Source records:
==============================
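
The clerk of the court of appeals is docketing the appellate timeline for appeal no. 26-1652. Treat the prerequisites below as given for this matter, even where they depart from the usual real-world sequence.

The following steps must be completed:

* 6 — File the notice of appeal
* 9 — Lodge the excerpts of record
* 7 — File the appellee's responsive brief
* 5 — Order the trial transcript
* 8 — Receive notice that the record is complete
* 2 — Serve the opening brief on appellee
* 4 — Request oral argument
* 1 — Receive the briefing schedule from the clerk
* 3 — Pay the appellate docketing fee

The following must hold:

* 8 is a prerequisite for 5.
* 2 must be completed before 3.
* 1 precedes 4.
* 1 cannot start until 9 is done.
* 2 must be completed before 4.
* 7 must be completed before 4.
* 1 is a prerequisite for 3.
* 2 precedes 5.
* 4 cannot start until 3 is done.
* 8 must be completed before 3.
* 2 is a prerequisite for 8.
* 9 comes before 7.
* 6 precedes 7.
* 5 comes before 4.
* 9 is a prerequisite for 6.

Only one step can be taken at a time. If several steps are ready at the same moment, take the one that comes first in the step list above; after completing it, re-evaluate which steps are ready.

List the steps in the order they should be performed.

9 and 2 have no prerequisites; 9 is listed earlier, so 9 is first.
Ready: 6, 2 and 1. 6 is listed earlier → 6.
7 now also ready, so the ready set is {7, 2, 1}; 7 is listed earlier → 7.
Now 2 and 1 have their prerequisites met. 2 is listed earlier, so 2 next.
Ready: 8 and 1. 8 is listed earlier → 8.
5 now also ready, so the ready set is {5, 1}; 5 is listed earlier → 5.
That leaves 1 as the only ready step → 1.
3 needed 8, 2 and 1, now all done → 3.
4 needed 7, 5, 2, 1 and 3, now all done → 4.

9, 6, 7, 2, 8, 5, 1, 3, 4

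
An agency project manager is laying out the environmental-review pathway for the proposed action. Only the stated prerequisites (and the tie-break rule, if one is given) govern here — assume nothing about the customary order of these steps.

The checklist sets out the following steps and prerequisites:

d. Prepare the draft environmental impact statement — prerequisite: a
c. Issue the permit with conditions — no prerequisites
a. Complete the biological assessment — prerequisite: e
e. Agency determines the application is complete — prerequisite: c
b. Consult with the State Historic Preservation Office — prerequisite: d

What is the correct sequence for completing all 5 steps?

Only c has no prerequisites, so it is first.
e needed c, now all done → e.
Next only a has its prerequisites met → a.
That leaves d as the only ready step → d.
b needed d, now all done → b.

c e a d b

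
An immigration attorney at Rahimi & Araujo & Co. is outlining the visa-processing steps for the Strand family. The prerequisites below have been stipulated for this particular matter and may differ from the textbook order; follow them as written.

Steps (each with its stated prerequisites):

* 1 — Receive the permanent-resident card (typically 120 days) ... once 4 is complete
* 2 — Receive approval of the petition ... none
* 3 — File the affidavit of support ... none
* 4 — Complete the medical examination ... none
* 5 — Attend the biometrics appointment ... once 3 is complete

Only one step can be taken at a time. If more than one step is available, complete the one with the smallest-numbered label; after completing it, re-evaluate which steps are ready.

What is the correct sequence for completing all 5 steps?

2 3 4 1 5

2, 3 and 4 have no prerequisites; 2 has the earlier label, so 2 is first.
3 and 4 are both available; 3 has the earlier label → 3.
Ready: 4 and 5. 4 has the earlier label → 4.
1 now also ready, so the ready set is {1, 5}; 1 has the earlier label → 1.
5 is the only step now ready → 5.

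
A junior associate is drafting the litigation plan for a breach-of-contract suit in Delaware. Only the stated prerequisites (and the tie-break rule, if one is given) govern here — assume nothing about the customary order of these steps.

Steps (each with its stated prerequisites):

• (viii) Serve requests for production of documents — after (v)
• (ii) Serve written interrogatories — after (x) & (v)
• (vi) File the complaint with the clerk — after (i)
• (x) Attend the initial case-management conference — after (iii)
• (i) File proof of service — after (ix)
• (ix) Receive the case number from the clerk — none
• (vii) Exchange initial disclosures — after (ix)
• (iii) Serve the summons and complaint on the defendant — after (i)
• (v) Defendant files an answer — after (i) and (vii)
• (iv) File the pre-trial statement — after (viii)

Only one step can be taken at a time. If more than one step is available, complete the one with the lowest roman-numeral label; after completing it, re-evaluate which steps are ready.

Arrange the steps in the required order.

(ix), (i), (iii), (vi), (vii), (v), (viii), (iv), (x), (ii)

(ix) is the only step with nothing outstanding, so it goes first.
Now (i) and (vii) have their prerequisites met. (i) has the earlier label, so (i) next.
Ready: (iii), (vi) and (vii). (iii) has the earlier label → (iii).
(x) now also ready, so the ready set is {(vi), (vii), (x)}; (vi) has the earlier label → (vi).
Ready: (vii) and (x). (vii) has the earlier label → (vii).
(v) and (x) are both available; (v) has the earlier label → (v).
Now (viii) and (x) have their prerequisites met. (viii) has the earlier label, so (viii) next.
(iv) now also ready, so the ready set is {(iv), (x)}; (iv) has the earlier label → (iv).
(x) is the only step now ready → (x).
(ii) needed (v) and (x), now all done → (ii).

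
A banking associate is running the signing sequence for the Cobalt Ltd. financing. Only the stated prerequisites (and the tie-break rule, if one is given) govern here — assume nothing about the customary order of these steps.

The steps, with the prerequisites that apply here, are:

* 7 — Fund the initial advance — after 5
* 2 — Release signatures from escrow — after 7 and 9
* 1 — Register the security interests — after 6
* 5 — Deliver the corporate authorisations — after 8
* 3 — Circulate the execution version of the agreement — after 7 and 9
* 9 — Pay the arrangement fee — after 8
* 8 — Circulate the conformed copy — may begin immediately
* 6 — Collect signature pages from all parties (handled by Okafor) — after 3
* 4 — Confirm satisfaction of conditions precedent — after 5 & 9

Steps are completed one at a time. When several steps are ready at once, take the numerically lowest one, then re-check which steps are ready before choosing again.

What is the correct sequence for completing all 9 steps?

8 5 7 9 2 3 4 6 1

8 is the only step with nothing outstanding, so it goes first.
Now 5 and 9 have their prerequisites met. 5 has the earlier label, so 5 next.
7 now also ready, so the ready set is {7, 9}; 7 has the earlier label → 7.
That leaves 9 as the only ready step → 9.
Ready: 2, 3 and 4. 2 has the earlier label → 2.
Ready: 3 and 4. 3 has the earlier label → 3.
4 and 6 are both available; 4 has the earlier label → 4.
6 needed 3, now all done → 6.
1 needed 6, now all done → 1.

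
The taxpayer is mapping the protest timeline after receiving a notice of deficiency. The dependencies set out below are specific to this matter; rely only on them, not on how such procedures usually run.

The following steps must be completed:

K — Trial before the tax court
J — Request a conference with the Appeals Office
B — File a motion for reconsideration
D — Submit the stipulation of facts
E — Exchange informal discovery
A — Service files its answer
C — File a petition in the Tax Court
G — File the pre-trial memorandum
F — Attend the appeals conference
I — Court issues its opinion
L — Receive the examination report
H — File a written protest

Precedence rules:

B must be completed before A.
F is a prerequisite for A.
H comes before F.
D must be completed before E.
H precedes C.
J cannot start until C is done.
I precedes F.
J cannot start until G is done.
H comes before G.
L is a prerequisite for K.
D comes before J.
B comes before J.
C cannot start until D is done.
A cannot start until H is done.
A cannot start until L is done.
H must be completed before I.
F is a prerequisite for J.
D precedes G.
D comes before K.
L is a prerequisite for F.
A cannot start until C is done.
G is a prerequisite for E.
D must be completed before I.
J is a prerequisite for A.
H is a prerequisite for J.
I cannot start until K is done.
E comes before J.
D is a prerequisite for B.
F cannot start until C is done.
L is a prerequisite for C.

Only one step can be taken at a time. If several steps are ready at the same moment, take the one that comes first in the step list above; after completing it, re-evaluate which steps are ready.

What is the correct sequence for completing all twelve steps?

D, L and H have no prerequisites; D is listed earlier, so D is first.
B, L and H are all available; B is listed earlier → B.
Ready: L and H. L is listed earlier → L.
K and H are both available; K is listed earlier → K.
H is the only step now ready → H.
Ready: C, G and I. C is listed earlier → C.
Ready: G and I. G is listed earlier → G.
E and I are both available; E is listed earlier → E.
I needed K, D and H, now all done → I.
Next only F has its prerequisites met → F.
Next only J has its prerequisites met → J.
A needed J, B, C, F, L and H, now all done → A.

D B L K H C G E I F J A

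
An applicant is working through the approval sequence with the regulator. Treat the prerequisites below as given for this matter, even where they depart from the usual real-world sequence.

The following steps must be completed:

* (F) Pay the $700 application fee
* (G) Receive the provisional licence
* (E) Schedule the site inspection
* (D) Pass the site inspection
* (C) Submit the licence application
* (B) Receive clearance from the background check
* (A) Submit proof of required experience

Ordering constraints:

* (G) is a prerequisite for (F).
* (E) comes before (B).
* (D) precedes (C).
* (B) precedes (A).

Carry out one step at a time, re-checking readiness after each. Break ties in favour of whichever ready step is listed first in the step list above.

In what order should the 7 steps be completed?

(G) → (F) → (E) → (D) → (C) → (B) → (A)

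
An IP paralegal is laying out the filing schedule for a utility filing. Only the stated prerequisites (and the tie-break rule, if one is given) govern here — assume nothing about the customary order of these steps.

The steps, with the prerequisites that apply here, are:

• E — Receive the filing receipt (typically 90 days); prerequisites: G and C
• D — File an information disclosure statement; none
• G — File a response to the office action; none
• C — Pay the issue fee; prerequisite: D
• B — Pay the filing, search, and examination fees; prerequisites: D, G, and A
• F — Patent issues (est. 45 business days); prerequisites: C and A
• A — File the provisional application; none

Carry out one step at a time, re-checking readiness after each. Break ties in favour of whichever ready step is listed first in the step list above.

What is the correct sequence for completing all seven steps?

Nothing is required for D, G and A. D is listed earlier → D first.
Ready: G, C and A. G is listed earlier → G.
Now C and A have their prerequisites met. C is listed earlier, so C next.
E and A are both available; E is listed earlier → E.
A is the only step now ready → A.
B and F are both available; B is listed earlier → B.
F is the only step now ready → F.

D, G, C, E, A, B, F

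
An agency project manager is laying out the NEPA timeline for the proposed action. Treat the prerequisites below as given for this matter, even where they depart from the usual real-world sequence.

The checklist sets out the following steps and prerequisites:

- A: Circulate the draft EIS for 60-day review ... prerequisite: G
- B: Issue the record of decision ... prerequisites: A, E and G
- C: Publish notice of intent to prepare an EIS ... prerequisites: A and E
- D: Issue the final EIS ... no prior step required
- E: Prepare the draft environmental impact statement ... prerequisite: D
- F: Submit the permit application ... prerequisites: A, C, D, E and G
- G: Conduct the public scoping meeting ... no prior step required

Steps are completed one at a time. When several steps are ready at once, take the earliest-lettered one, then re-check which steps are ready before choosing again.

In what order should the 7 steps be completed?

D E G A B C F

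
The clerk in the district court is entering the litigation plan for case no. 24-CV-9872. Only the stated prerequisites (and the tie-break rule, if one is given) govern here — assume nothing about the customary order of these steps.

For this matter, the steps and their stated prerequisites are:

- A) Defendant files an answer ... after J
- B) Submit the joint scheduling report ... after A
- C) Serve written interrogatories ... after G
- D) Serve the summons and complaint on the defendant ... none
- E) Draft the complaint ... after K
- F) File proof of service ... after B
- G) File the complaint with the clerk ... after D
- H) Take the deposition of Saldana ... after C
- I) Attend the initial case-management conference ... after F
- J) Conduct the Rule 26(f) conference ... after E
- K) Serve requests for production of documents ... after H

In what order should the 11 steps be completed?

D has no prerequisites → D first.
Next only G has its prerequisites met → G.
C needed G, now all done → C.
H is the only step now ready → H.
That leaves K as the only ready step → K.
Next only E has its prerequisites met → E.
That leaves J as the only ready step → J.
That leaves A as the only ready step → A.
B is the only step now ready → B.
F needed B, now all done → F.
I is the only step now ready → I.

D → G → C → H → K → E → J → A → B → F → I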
==============================
Activity: Only a number is wanted here: how many lines in the data above include the string "real"?

Task output: 3